● **SUPPLIED DATA**
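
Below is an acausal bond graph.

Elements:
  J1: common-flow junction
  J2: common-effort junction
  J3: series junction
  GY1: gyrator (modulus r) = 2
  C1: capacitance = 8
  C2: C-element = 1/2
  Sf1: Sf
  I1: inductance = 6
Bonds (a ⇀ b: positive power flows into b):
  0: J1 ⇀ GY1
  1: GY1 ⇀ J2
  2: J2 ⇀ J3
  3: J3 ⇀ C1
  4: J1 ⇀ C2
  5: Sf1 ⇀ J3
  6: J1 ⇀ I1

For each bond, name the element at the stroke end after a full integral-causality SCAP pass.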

● **EXERCISE REQUIREMENTS**
Please find all lines of the entries that hold the string "junction" and copy them.

● **SOLUTION FOR THIS PROBLEM**
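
  J1: common-flow junction
  J2: common-effort junction
  J3: series junction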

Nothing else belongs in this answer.